#### DATASET EXCERPTS
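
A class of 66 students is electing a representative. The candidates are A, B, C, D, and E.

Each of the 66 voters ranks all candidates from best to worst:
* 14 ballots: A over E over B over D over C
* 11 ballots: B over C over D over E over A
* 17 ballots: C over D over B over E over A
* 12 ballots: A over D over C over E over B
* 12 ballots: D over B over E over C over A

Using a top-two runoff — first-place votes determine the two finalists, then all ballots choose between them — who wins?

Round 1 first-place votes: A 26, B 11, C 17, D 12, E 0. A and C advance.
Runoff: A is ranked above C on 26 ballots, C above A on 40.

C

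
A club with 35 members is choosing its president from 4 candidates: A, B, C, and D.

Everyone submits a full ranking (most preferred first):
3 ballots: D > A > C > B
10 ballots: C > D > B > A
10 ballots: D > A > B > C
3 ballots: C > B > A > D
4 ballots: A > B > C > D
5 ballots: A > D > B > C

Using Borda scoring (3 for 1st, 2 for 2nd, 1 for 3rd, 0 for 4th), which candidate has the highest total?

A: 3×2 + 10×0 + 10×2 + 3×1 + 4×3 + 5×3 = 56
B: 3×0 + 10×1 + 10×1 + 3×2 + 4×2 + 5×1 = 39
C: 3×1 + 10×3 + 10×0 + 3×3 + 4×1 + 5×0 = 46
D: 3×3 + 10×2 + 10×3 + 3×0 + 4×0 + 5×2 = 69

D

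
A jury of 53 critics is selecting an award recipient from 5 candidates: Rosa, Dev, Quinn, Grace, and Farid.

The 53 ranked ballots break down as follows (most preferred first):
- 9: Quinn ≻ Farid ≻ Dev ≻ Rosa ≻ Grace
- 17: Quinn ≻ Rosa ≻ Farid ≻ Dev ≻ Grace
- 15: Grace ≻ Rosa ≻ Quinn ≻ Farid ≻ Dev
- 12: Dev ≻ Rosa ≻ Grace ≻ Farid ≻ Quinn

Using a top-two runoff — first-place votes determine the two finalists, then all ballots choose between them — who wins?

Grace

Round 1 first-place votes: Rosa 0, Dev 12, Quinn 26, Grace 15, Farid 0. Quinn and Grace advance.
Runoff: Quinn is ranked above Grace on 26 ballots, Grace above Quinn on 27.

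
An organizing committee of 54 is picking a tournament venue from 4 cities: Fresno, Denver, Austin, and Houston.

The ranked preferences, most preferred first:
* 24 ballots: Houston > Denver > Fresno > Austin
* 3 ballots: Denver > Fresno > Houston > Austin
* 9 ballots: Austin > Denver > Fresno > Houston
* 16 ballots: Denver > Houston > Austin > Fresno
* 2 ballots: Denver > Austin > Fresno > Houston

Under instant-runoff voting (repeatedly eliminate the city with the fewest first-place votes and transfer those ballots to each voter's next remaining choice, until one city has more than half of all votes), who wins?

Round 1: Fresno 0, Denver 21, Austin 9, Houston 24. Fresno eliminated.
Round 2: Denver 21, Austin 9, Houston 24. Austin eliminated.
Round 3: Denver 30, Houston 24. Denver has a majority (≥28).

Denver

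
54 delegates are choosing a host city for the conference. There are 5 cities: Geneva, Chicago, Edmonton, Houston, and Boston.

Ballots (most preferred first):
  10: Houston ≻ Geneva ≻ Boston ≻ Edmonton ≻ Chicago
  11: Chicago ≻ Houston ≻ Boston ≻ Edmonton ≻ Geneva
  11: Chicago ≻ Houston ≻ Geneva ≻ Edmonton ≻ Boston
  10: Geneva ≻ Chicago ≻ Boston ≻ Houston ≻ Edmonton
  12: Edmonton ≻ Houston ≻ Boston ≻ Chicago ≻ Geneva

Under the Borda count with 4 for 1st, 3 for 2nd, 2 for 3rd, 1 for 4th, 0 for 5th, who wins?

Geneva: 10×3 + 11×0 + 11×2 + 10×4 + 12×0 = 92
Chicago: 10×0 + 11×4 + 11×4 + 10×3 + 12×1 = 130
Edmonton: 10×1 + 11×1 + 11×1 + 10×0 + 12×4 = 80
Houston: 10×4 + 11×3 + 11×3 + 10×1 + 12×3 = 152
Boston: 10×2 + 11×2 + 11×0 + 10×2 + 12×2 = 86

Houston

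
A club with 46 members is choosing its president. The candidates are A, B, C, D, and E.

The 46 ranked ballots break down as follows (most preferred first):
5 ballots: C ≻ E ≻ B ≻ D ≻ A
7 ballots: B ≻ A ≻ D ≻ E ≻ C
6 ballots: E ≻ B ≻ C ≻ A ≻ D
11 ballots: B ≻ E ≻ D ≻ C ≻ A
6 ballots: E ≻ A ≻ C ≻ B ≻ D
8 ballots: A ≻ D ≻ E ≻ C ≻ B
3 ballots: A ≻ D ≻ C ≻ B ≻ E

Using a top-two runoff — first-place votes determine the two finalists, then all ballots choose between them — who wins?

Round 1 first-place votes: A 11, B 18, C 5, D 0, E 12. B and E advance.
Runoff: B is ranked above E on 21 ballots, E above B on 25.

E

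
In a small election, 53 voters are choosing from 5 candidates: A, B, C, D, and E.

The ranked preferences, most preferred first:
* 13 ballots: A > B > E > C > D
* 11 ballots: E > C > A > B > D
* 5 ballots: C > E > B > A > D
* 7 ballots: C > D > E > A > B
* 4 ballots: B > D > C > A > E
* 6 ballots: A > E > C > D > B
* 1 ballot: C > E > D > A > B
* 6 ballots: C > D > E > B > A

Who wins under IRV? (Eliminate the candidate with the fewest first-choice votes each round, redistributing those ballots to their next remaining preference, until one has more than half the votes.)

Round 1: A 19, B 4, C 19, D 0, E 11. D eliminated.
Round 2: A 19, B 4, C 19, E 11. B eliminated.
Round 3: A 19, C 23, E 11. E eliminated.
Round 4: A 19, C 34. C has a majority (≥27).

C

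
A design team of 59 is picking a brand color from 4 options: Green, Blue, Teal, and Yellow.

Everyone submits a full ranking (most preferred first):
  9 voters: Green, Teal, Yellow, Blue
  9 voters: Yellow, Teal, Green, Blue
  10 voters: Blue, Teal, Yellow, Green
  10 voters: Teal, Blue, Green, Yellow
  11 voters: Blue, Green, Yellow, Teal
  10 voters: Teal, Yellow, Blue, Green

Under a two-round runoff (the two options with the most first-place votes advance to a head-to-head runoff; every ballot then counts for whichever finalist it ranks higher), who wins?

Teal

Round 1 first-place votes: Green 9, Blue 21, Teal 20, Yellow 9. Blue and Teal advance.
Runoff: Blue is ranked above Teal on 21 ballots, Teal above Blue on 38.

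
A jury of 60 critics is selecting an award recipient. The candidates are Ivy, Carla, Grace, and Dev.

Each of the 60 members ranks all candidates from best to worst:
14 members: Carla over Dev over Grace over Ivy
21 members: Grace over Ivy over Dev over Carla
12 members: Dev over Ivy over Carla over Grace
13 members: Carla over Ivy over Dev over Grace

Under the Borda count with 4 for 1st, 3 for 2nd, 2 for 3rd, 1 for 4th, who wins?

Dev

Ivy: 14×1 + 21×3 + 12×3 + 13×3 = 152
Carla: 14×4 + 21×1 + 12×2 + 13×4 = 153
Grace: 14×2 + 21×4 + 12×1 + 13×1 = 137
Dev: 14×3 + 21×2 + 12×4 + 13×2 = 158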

#### WHAT YOU ARE ASKED TO DO
From the very first line of the data through the line with "- 12: Dev ≻ Rosa ≻ Grace ≻ Farid ≻ Quinn" in it, please reproduce each line exactly and output nothing more.

#### TASK SOLUTION
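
A class of 66 students is electing a representative. The candidates are A, B, C, D, and E.

Each of the 66 voters ranks all candidates from best to worst:
* 14 ballots: A over E over B over D over C
* 11 ballots: B over C over D over E over A
* 17 ballots: C over D over B over E over A
* 12 ballots: A over D over C over E over B
* 12 ballots: D over B over E over C over A

Using a top-two runoff — first-place votes determine the two finalists, then all ballots choose between them — who wins?

Round 1 first-place votes: A 26, B 11, C 17, D 12, E 0. A and C advance.
Runoff: A is ranked above C on 26 ballots, C above A on 40.

C

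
A club with 35 members is choosing its president from 4 candidates: A, B, C, and D.

Everyone submits a full ranking (most preferred first):
3 ballots: D > A > C > B
10 ballots: C > D > B > A
10 ballots: D > A > B > C
3 ballots: C > B > A > D
4 ballots: A > B > C > D
5 ballots: A > D > B > C

Using Borda scoring (3 for 1st, 2 for 2nd, 1 for 3rd, 0 for 4th), which candidate has the highest total?

A: 3×2 + 10×0 + 10×2 + 3×1 + 4×3 + 5×3 = 56
B: 3×0 + 10×1 + 10×1 + 3×2 + 4×2 + 5×1 = 39
C: 3×1 + 10×3 + 10×0 + 3×3 + 4×1 + 5×0 = 46
D: 3×3 + 10×2 + 10×3 + 3×0 + 4×0 + 5×2 = 69

D

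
A jury of 53 critics is selecting an award recipient from 5 candidates: Rosa, Dev, Quinn, Grace, and Farid.

The 53 ranked ballots break down as follows (most preferred first):
- 9: Quinn ≻ Farid ≻ Dev ≻ Rosa ≻ Grace
- 17: Quinn ≻ Rosa ≻ Farid ≻ Dev ≻ Grace
- 15: Grace ≻ Rosa ≻ Quinn ≻ Farid ≻ Dev
- 12: Dev ≻ Rosa ≻ Grace ≻ Farid ≻ Quinn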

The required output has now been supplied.